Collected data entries

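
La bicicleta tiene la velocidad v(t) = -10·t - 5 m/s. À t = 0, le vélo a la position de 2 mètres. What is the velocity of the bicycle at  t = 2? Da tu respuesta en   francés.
Nous avons la vitesse v(t) = -10·t - 5. En substituant t = 2: v(2) = -25.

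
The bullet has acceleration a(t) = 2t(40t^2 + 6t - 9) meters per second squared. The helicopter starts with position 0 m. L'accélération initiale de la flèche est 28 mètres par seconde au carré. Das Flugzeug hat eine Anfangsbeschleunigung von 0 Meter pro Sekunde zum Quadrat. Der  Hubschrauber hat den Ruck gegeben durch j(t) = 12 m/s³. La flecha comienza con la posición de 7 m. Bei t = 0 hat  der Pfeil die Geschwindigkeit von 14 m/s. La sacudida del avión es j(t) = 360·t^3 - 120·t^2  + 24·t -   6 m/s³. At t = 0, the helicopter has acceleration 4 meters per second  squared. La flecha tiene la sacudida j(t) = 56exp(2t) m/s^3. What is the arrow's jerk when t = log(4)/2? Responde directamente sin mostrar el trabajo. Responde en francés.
j(log(4)/2) = 224.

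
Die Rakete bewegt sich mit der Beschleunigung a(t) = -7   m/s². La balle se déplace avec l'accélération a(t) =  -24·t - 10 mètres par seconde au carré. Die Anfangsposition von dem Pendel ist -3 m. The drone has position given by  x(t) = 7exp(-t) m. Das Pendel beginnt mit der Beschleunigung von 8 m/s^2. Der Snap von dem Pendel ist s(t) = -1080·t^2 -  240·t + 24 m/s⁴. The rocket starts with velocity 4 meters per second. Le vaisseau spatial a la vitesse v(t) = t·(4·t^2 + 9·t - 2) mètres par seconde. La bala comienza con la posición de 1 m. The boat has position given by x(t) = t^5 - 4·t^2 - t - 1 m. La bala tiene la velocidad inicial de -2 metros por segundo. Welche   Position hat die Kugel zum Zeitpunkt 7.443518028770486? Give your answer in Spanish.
Para resolver esto, necesitamos tomar 2 antiderivadas de nuestra ecuación de la aceleración a(t) = -24·t - 10. Tomando ∫a(t)dt y aplicando v(0) = -2, encontramos v(t) = -12·t^2 - 10·t - 2. La antiderivada de la velocidad, con x(0) = 1, da la posición: x(t) = -4·t^3 - 5·t^2 - 2·t + 1. De la ecuación de la posición x(t) = -4·t^3 - 5·t^2 - 2·t + 1, sustituimos t = 7.443518028770486 para obtener x = -1940.57790711934.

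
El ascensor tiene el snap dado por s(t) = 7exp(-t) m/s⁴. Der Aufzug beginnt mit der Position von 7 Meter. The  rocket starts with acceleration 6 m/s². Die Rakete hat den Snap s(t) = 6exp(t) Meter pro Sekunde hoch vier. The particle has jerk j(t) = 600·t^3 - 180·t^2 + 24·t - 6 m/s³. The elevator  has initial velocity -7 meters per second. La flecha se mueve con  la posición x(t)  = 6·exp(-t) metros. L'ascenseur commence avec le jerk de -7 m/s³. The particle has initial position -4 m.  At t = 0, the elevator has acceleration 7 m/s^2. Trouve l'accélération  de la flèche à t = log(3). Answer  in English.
Starting from position x(t) = 6·exp(-t), we take 2 derivatives. The derivative of position gives velocity: v(t) = -6·exp(-t). Differentiating velocity, we get acceleration: a(t) = 6·exp(-t). Using a(t) = 6·exp(-t) and substituting t = log(3), we find a = 2.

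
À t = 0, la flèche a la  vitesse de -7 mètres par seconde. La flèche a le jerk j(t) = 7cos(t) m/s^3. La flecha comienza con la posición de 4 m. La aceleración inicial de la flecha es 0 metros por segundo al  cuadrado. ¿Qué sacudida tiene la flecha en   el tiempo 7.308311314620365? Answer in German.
Aus der Gleichung für den Ruck j(t) = 7·cos(t), setzen wir t = 7.308311314620365 ein und erhalten j = 3.63293827655464.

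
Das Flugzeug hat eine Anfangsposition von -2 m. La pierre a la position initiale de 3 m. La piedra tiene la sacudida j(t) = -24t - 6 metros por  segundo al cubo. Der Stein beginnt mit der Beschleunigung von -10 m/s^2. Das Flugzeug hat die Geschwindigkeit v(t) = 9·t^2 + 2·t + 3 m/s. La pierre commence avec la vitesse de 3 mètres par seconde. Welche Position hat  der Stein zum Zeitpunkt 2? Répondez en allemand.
Um dies zu lösen, müssen wir 3 Integrale unserer Gleichung für den Ruck j(t) = -24·t - 6 finden. Die Stammfunktion von dem Ruck, mit a(0) = -10, ergibt die Beschleunigung: a(t) = -12·t^2 - 6·t - 10. Die Stammfunktion von der Beschleunigung, mit v(0) = 3, ergibt die Geschwindigkeit: v(t) = -4·t^3 - 3·t^2 - 10·t + 3. Mit ∫v(t)dt und Anwendung von x(0) = 3, finden wir x(t) = -t^4 - t^3 - 5·t^2 + 3·t + 3. Mit x(t) = -t^4 - t^3 - 5·t^2 + 3·t + 3 und Einsetzen von t = 2, finden wir x = -35.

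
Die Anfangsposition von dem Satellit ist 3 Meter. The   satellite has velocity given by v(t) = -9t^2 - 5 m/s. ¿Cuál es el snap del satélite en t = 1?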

Work request:
Give the data back exactly as it stands.

Worked solution:
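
La bicicleta tiene la velocidad v(t) = -10·t - 5 m/s. À t = 0, le vélo a la position de 2 mètres. What is the velocity of the bicycle at  t = 2? Da tu respuesta en   francés.
Nous avons la vitesse v(t) = -10·t - 5. En substituant t = 2: v(2) = -25.

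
The bullet has acceleration a(t) = 2t(40t^2 + 6t - 9) meters per second squared. The helicopter starts with position 0 m. L'accélération initiale de la flèche est 28 mètres par seconde au carré. Das Flugzeug hat eine Anfangsbeschleunigung von 0 Meter pro Sekunde zum Quadrat. Der  Hubschrauber hat den Ruck gegeben durch j(t) = 12 m/s³. La flecha comienza con la posición de 7 m. Bei t = 0 hat  der Pfeil die Geschwindigkeit von 14 m/s. La sacudida del avión es j(t) = 360·t^3 - 120·t^2  + 24·t -   6 m/s³. At t = 0, the helicopter has acceleration 4 meters per second  squared. La flecha tiene la sacudida j(t) = 56exp(2t) m/s^3. What is the arrow's jerk when t = log(4)/2? Responde directamente sin mostrar el trabajo. Responde en francés.
j(log(4)/2) = 224.

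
Die Rakete bewegt sich mit der Beschleunigung a(t) = -7   m/s². La balle se déplace avec l'accélération a(t) =  -24·t - 10 mètres par seconde au carré. Die Anfangsposition von dem Pendel ist -3 m. The drone has position given by  x(t) = 7exp(-t) m. Das Pendel beginnt mit der Beschleunigung von 8 m/s^2. Der Snap von dem Pendel ist s(t) = -1080·t^2 -  240·t + 24 m/s⁴. The rocket starts with velocity 4 meters per second. Le vaisseau spatial a la vitesse v(t) = t·(4·t^2 + 9·t - 2) mètres par seconde. La bala comienza con la posición de 1 m. The boat has position given by x(t) = t^5 - 4·t^2 - t - 1 m. La bala tiene la velocidad inicial de -2 metros por segundo. Welche   Position hat die Kugel zum Zeitpunkt 7.443518028770486? Give your answer in Spanish.
Para resolver esto, necesitamos tomar 2 antiderivadas de nuestra ecuación de la aceleración a(t) = -24·t - 10. Tomando ∫a(t)dt y aplicando v(0) = -2, encontramos v(t) = -12·t^2 - 10·t - 2. La antiderivada de la velocidad, con x(0) = 1, da la posición: x(t) = -4·t^3 - 5·t^2 - 2·t + 1. De la ecuación de la posición x(t) = -4·t^3 - 5·t^2 - 2·t + 1, sustituimos t = 7.443518028770486 para obtener x = -1940.57790711934.

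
El ascensor tiene el snap dado por s(t) = 7exp(-t) m/s⁴. Der Aufzug beginnt mit der Position von 7 Meter. The  rocket starts with acceleration 6 m/s². Die Rakete hat den Snap s(t) = 6exp(t) Meter pro Sekunde hoch vier. The particle has jerk j(t) = 600·t^3 - 180·t^2 + 24·t - 6 m/s³. The elevator  has initial velocity -7 meters per second. La flecha se mueve con  la posición x(t)  = 6·exp(-t) metros. L'ascenseur commence avec le jerk de -7 m/s³. The particle has initial position -4 m.  At t = 0, the elevator has acceleration 7 m/s^2. Trouve l'accélération  de la flèche à t = log(3). Answer  in English.
Starting from position x(t) = 6·exp(-t), we take 2 derivatives. The derivative of position gives velocity: v(t) = -6·exp(-t). Differentiating velocity, we get acceleration: a(t) = 6·exp(-t). Using a(t) = 6·exp(-t) and substituting t = log(3), we find a = 2.

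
À t = 0, la flèche a la  vitesse de -7 mètres par seconde. La flèche a le jerk j(t) = 7cos(t) m/s^3. La flecha comienza con la posición de 4 m. La aceleración inicial de la flecha es 0 metros por segundo al  cuadrado. ¿Qué sacudida tiene la flecha en   el tiempo 7.308311314620365? Answer in German.
Aus der Gleichung für den Ruck j(t) = 7·cos(t), setzen wir t = 7.308311314620365 ein und erhalten j = 3.63293827655464.

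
Das Flugzeug hat eine Anfangsposition von -2 m. La pierre a la position initiale de 3 m. La piedra tiene la sacudida j(t) = -24t - 6 metros por  segundo al cubo. Der Stein beginnt mit der Beschleunigung von -10 m/s^2. Das Flugzeug hat die Geschwindigkeit v(t) = 9·t^2 + 2·t + 3 m/s. La pierre commence avec la vitesse de 3 mètres par seconde. Welche Position hat  der Stein zum Zeitpunkt 2? Répondez en allemand.
Um dies zu lösen, müssen wir 3 Integrale unserer Gleichung für den Ruck j(t) = -24·t - 6 finden. Die Stammfunktion von dem Ruck, mit a(0) = -10, ergibt die Beschleunigung: a(t) = -12·t^2 - 6·t - 10. Die Stammfunktion von der Beschleunigung, mit v(0) = 3, ergibt die Geschwindigkeit: v(t) = -4·t^3 - 3·t^2 - 10·t + 3. Mit ∫v(t)dt und Anwendung von x(0) = 3, finden wir x(t) = -t^4 - t^3 - 5·t^2 + 3·t + 3. Mit x(t) = -t^4 - t^3 - 5·t^2 + 3·t + 3 und Einsetzen von t = 2, finden wir x = -35.

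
Die Anfangsposition von dem Satellit ist 3 Meter. The   satellite has velocity given by v(t) = -9t^2 - 5 m/s. ¿Cuál es el snap del satélite en t = 1?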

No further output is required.